Your goal: Take the entries below and print, exactly, the stretch from the line containing "Iteratively Factor: y^4" through the line containing "(-3*x^2 + x - 3) * (-7) = 21*x^2 - 7*x + 21", both included.

(Dataset entries)
────────────────────
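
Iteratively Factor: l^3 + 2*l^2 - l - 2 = (l - 1)*(l^2 + 3*l + 2) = (l - 1)*(l + 2)*(l + 1)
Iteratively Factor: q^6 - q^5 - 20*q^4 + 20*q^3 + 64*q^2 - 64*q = (q)*(q^5 - q^4 - 20*q^3 + 20*q^2 + 64*q - 64) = q*(q + 4)*(q^4 - 5*q^3 + 20*q - 16) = q*(q + 2)*(q + 4)*(q^3 - 7*q^2 + 14*q - 8) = q*(q - 1)*(q + 2)*(q + 4)*(q^2 - 6*q + 8) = q*(q - 4)*(q - 1)*(q + 2)*(q + 4)*(q - 2)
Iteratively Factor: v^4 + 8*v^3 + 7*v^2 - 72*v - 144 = (v - 3)*(v^3 + 11*v^2 + 40*v + 48) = (v - 3)*(v + 4)*(v^2 + 7*v + 12) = (v - 3)*(v + 3)*(v + 4)*(v + 4)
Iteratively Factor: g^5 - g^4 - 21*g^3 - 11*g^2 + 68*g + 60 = (g + 2)*(g^4 - 3*g^3 - 15*g^2 + 19*g + 30) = (g + 1)*(g + 2)*(g^3 - 4*g^2 - 11*g + 30) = (g - 2)*(g + 1)*(g + 2)*(g^2 - 2*g - 15) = (g - 5)*(g - 2)*(g + 1)*(g + 2)*(g + 3)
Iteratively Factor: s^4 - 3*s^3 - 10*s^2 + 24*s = (s)*(s^3 - 3*s^2 - 10*s + 24) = s*(s - 2)*(s^2 - s - 12) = s*(s - 2)*(s + 3)*(s - 4)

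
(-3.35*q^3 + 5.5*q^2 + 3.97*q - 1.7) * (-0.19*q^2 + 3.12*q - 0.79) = 0.6365*q^5 - 11.497*q^4 + 19.0522*q^3 + 8.3644*q^2 - 8.4403*q + 1.343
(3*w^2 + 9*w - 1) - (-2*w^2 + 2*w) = 5*w^2 + 7*w - 1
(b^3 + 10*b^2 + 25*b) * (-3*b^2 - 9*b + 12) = -3*b^5 - 39*b^4 - 153*b^3 - 105*b^2 + 300*b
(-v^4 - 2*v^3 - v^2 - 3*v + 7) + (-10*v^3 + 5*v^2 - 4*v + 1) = -v^4 - 12*v^3 + 4*v^2 - 7*v + 8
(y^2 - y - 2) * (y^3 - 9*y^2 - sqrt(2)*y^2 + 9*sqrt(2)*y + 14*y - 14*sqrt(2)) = y^5 - 10*y^4 - sqrt(2)*y^4 + 10*sqrt(2)*y^3 + 21*y^3 - 21*sqrt(2)*y^2 + 4*y^2 - 28*y - 4*sqrt(2)*y + 28*sqrt(2)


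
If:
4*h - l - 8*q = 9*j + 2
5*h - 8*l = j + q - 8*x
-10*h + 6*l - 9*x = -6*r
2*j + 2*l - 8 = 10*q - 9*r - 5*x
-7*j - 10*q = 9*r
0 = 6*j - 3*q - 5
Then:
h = 70073/161127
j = 84538/161127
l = -7052/161127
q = -99469/161127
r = 134308/483381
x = -52714/161127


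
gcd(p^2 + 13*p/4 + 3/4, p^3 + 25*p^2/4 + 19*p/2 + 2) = p + 1/4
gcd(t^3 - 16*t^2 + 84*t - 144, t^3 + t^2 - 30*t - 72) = t - 6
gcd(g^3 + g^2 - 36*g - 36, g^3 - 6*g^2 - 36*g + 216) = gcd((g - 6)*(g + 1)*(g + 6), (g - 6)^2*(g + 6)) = g^2 - 36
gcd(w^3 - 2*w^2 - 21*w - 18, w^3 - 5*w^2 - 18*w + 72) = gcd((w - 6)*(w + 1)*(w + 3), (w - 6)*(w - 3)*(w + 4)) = w - 6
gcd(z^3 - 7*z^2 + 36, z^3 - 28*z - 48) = z^2 - 4*z - 12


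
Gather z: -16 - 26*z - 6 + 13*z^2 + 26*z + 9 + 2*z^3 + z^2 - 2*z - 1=2*z^3 + 14*z^2 - 2*z - 14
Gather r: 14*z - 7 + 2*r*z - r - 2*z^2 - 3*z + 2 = r*(2*z - 1) - 2*z^2 + 11*z - 5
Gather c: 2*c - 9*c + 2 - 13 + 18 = 7 - 7*c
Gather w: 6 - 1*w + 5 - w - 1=10 - 2*w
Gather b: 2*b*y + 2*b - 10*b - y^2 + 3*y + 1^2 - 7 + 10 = b*(2*y - 8) - y^2 + 3*y + 4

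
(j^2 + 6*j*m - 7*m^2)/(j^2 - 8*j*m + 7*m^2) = (j + 7*m)/(j - 7*m)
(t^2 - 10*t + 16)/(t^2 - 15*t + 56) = (t - 2)/(t - 7)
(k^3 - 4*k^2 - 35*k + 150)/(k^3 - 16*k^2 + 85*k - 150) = (k + 6)/(k - 6)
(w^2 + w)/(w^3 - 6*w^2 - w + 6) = w/(w^2 - 7*w + 6)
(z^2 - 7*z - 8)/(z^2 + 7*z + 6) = (z - 8)/(z + 6)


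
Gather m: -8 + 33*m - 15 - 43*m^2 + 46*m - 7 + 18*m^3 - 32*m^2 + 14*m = 18*m^3 - 75*m^2 + 93*m - 30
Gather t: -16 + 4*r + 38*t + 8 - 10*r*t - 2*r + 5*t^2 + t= 2*r + 5*t^2 + t*(39 - 10*r) - 8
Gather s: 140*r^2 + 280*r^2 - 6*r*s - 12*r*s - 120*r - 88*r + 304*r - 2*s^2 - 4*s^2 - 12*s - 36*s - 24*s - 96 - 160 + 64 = 420*r^2 + 96*r - 6*s^2 + s*(-18*r - 72) - 192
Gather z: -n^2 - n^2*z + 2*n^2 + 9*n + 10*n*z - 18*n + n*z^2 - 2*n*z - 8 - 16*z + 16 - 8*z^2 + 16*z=n^2 - 9*n + z^2*(n - 8) + z*(-n^2 + 8*n) + 8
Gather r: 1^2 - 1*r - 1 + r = 0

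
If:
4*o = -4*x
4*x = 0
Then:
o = 0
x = 0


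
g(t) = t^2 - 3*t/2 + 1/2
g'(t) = 2*t - 3/2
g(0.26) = 0.18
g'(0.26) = -0.98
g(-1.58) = 5.37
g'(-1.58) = -4.66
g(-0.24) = 0.92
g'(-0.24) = -1.98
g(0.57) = -0.03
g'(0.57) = -0.36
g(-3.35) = 16.75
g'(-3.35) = -8.20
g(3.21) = 5.99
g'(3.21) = 4.92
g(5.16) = 19.39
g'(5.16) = 8.82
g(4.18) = 11.70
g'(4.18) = 6.86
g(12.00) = 126.50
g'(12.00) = 22.50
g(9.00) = 68.00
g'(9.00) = 16.50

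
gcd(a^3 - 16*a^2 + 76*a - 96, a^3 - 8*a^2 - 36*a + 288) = a^2 - 14*a + 48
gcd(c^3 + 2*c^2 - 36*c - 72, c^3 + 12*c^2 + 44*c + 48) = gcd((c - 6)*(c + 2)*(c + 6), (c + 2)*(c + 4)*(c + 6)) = c^2 + 8*c + 12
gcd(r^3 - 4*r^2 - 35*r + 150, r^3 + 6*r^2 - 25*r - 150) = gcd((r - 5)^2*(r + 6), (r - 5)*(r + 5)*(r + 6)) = r^2 + r - 30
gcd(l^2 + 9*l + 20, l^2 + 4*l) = l + 4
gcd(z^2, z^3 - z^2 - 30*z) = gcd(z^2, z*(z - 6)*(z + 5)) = z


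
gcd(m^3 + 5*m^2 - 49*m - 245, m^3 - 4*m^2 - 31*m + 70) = m^2 - 2*m - 35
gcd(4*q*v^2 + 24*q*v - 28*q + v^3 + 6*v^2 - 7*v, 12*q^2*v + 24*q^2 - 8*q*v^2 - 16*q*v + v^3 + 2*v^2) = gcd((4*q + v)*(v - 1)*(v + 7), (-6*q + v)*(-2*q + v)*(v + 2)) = 1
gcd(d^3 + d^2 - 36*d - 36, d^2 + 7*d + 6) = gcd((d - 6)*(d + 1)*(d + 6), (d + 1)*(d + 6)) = d^2 + 7*d + 6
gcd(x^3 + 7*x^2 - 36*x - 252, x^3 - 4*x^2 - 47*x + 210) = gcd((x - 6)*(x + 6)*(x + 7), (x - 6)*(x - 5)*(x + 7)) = x^2 + x - 42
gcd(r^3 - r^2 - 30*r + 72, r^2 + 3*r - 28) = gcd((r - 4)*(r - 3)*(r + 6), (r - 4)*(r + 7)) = r - 4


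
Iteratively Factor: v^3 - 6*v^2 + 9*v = (v)*(v^2 - 6*v + 9) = v*(v - 3)*(v - 3)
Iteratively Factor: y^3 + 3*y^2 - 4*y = (y - 1)*(y^2 + 4*y) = y*(y - 1)*(y + 4)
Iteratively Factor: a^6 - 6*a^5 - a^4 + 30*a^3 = (a)*(a^5 - 6*a^4 - a^3 + 30*a^2) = a^2*(a^4 - 6*a^3 - a^2 + 30*a) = a^2*(a - 5)*(a^3 - a^2 - 6*a) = a^2*(a - 5)*(a - 3)*(a^2 + 2*a) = a^3*(a - 5)*(a - 3)*(a + 2)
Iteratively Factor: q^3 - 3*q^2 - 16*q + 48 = (q - 4)*(q^2 + q - 12) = (q - 4)*(q + 4)*(q - 3)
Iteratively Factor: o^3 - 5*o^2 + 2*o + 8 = (o - 2)*(o^2 - 3*o - 4) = (o - 2)*(o + 1)*(o - 4)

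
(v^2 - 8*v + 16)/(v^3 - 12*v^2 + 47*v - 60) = (v - 4)/(v^2 - 8*v + 15)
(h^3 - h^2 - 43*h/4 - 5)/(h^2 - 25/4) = (2*h^2 - 7*h - 4)/(2*h - 5)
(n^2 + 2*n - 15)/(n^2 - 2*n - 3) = (n + 5)/(n + 1)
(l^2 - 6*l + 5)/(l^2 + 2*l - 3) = (l - 5)/(l + 3)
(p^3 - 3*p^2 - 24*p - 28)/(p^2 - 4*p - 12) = (p^2 - 5*p - 14)/(p - 6)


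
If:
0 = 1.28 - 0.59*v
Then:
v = 2.17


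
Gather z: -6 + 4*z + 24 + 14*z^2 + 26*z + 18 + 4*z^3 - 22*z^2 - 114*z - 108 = 4*z^3 - 8*z^2 - 84*z - 72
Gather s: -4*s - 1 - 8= -4*s - 9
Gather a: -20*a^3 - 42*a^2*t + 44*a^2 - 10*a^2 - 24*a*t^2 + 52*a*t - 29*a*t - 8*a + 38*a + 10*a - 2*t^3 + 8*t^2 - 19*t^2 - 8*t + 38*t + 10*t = -20*a^3 + a^2*(34 - 42*t) + a*(-24*t^2 + 23*t + 40) - 2*t^3 - 11*t^2 + 40*t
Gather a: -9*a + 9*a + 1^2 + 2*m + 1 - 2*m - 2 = 0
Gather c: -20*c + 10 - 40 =-20*c - 30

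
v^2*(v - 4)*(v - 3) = v^4 - 7*v^3 + 12*v^2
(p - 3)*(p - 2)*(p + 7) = p^3 + 2*p^2 - 29*p + 42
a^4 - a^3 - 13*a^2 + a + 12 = (a - 4)*(a - 1)*(a + 1)*(a + 3)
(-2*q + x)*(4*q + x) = -8*q^2 + 2*q*x + x^2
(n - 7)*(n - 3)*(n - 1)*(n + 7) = n^4 - 4*n^3 - 46*n^2 + 196*n - 147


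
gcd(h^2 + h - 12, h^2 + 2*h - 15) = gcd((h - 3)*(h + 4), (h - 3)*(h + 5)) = h - 3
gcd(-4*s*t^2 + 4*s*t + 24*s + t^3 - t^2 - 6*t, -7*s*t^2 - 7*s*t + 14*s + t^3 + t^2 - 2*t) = t + 2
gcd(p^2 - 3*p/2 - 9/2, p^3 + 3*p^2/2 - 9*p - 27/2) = p^2 - 3*p/2 - 9/2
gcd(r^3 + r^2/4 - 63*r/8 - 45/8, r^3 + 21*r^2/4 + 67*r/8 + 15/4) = r^2 + 13*r/4 + 15/8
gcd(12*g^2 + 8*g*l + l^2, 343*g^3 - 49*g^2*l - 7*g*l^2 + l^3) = 1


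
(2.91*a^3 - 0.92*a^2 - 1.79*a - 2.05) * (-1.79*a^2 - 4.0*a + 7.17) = -5.2089*a^5 - 9.9932*a^4 + 27.7488*a^3 + 4.2331*a^2 - 4.6343*a - 14.6985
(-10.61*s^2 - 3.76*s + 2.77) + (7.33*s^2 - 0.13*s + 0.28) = -3.28*s^2 - 3.89*s + 3.05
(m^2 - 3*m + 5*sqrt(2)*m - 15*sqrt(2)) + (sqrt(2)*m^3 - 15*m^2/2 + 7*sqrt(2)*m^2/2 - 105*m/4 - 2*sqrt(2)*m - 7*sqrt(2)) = sqrt(2)*m^3 - 13*m^2/2 + 7*sqrt(2)*m^2/2 - 117*m/4 + 3*sqrt(2)*m - 22*sqrt(2)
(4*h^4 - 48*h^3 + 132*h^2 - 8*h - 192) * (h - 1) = 4*h^5 - 52*h^4 + 180*h^3 - 140*h^2 - 184*h + 192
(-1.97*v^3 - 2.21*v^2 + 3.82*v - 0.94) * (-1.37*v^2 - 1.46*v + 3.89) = 2.6989*v^5 + 5.9039*v^4 - 9.6701*v^3 - 12.8863*v^2 + 16.2322*v - 3.6566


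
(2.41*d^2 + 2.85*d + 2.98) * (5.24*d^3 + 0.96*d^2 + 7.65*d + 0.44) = 12.6284*d^5 + 17.2476*d^4 + 36.7877*d^3 + 25.7237*d^2 + 24.051*d + 1.3112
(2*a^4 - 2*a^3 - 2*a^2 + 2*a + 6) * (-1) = -2*a^4 + 2*a^3 + 2*a^2 - 2*a - 6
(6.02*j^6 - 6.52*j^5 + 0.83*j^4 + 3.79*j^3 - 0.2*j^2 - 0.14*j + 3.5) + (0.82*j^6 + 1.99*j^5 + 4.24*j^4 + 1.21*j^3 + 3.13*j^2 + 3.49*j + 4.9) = 6.84*j^6 - 4.53*j^5 + 5.07*j^4 + 5.0*j^3 + 2.93*j^2 + 3.35*j + 8.4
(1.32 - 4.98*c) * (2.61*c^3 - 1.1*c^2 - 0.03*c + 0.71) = -12.9978*c^4 + 8.9232*c^3 - 1.3026*c^2 - 3.5754*c + 0.9372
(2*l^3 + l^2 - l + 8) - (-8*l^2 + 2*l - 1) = 2*l^3 + 9*l^2 - 3*l + 9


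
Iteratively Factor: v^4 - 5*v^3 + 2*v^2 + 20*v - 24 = (v + 2)*(v^3 - 7*v^2 + 16*v - 12) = (v - 3)*(v + 2)*(v^2 - 4*v + 4) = (v - 3)*(v - 2)*(v + 2)*(v - 2)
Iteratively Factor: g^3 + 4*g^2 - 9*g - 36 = (g - 3)*(g^2 + 7*g + 12) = (g - 3)*(g + 4)*(g + 3)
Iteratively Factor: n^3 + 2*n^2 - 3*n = (n - 1)*(n^2 + 3*n) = (n - 1)*(n + 3)*(n)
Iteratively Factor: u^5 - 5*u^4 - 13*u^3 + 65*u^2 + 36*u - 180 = (u + 3)*(u^4 - 8*u^3 + 11*u^2 + 32*u - 60) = (u - 5)*(u + 3)*(u^3 - 3*u^2 - 4*u + 12) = (u - 5)*(u - 2)*(u + 3)*(u^2 - u - 6) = (u - 5)*(u - 2)*(u + 2)*(u + 3)*(u - 3)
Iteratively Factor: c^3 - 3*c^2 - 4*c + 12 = (c - 2)*(c^2 - c - 6) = (c - 2)*(c + 2)*(c - 3)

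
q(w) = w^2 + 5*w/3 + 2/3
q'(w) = 2*w + 5/3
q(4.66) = 30.15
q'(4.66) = 10.99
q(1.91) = 7.50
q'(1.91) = 5.49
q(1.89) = 7.39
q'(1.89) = 5.45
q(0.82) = 2.71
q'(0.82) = 3.31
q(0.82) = 2.71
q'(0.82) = 3.31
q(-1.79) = 0.89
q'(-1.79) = -1.91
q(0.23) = 1.10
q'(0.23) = 2.13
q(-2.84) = 4.00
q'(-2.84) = -4.01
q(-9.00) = 66.67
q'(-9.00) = -16.33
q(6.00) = 46.67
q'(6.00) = 13.67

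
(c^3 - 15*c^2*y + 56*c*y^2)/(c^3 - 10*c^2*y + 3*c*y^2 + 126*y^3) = c*(-c + 8*y)/(-c^2 + 3*c*y + 18*y^2)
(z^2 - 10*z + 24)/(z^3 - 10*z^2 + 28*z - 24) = (z - 4)/(z^2 - 4*z + 4)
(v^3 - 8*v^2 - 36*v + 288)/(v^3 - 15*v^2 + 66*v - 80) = (v^2 - 36)/(v^2 - 7*v + 10)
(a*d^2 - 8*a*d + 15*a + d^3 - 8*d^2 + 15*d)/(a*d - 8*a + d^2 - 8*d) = (d^2 - 8*d + 15)/(d - 8)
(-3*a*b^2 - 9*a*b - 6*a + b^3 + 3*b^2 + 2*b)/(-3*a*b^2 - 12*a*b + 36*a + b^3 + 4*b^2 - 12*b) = (b^2 + 3*b + 2)/(b^2 + 4*b - 12)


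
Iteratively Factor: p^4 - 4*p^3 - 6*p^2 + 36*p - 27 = (p - 3)*(p^3 - p^2 - 9*p + 9) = (p - 3)*(p - 1)*(p^2 - 9) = (p - 3)^2*(p - 1)*(p + 3)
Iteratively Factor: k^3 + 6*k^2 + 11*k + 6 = (k + 2)*(k^2 + 4*k + 3) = (k + 2)*(k + 3)*(k + 1)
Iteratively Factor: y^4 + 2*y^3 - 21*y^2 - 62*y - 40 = (y - 5)*(y^3 + 7*y^2 + 14*y + 8) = (y - 5)*(y + 4)*(y^2 + 3*y + 2) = (y - 5)*(y + 1)*(y + 4)*(y + 2)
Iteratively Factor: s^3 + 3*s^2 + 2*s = (s + 2)*(s^2 + s) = s*(s + 2)*(s + 1)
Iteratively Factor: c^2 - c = (c - 1)*(c)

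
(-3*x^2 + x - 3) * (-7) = 21*x^2 - 7*x + 21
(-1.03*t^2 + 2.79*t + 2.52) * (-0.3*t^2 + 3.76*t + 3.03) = 0.309*t^4 - 4.7098*t^3 + 6.6135*t^2 + 17.9289*t + 7.6356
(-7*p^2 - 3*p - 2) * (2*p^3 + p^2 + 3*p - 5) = -14*p^5 - 13*p^4 - 28*p^3 + 24*p^2 + 9*p + 10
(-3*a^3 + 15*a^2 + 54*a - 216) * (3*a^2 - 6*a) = -9*a^5 + 63*a^4 + 72*a^3 - 972*a^2 + 1296*a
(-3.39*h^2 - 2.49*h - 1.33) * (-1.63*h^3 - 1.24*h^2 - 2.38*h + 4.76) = 5.5257*h^5 + 8.2623*h^4 + 13.3237*h^3 - 8.561*h^2 - 8.687*h - 6.3308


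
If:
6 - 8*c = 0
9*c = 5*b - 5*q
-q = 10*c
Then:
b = -123/20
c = 3/4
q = -15/2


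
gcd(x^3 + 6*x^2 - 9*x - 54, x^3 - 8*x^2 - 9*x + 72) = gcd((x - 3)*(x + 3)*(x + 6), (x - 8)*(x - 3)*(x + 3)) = x^2 - 9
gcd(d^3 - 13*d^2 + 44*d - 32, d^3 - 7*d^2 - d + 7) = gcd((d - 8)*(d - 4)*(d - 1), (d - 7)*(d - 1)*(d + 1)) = d - 1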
────────────────────
Exercise solution:
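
Iteratively Factor: y^4 + 2*y^3 - 21*y^2 - 62*y - 40 = (y - 5)*(y^3 + 7*y^2 + 14*y + 8) = (y - 5)*(y + 4)*(y^2 + 3*y + 2) = (y - 5)*(y + 1)*(y + 4)*(y + 2)
Iteratively Factor: s^3 + 3*s^2 + 2*s = (s + 2)*(s^2 + s) = s*(s + 2)*(s + 1)
Iteratively Factor: c^2 - c = (c - 1)*(c)

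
(-3*x^2 + x - 3) * (-7) = 21*x^2 - 7*x + 21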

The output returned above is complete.